- _REQUIREMENT_
Exactly as shown below, retype every line of the data.

- _Stored items_

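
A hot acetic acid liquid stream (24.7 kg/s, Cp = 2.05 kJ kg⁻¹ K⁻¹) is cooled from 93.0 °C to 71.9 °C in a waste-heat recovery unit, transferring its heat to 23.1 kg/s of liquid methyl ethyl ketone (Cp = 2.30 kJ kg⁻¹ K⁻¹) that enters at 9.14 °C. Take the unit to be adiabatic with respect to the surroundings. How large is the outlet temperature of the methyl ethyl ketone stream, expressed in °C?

T_c,out = 29.2 °C

Heat released by hot stream: Q = 24.7 × 2.05 × (93.0 − 71.9) = 1068.4 kJ/s
Energy balance on cold side (adiabatic exchanger): Q = ṁ_c·Cp_c·(T_c,out − T_c,in)
T_c,out = 9.14 + 1068.4/(23.1 × 2.30) = 29.249 °C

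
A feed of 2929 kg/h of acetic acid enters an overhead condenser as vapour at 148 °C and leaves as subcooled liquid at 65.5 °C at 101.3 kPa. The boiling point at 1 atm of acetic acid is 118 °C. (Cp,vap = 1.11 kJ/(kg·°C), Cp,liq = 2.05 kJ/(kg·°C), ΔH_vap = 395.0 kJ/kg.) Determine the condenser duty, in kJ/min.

Q_c = 26200 kJ/min

vapour 148→118 °C: -33.3 kJ/kg
condensation at 118 °C: -395 kJ/kg
liquid 118→65.5 °C: -107.62 kJ/kg
Δh = -33.3 + -395 + -107.62 = -535.92 kJ/kg
Q = ṁ·Δh = 2929 kg/h × -535.92 kJ/kg = -1.5697e+06 kJ/h
|Q| = 436.03 kW = 26162 kJ/min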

- _YOUR RESPONSE_
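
A hot acetic acid liquid stream (24.7 kg/s, Cp = 2.05 kJ kg⁻¹ K⁻¹) is cooled from 93.0 °C to 71.9 °C in a waste-heat recovery unit, transferring its heat to 23.1 kg/s of liquid methyl ethyl ketone (Cp = 2.30 kJ kg⁻¹ K⁻¹) that enters at 9.14 °C. Take the unit to be adiabatic with respect to the surroundings. How large is the outlet temperature of the methyl ethyl ketone stream, expressed in °C?

T_c,out = 29.2 °C

Heat released by hot stream: Q = 24.7 × 2.05 × (93.0 − 71.9) = 1068.4 kJ/s
Energy balance on cold side (adiabatic exchanger): Q = ṁ_c·Cp_c·(T_c,out − T_c,in)
T_c,out = 9.14 + 1068.4/(23.1 × 2.30) = 29.249 °C

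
A feed of 2929 kg/h of acetic acid enters an overhead condenser as vapour at 148 °C and leaves as subcooled liquid at 65.5 °C at 101.3 kPa. The boiling point at 1 atm of acetic acid is 118 °C. (Cp,vap = 1.11 kJ/(kg·°C), Cp,liq = 2.05 kJ/(kg·°C), ΔH_vap = 395.0 kJ/kg.) Determine the condenser duty, in kJ/min.

Q_c = 26200 kJ/min

vapour 148→118 °C: -33.3 kJ/kg
condensation at 118 °C: -395 kJ/kg
liquid 118→65.5 °C: -107.62 kJ/kg
Δh = -33.3 + -395 + -107.62 = -535.92 kJ/kg
Q = ṁ·Δh = 2929 kg/h × -535.92 kJ/kg = -1.5697e+06 kJ/h
|Q| = 436.03 kW = 26162 kJ/min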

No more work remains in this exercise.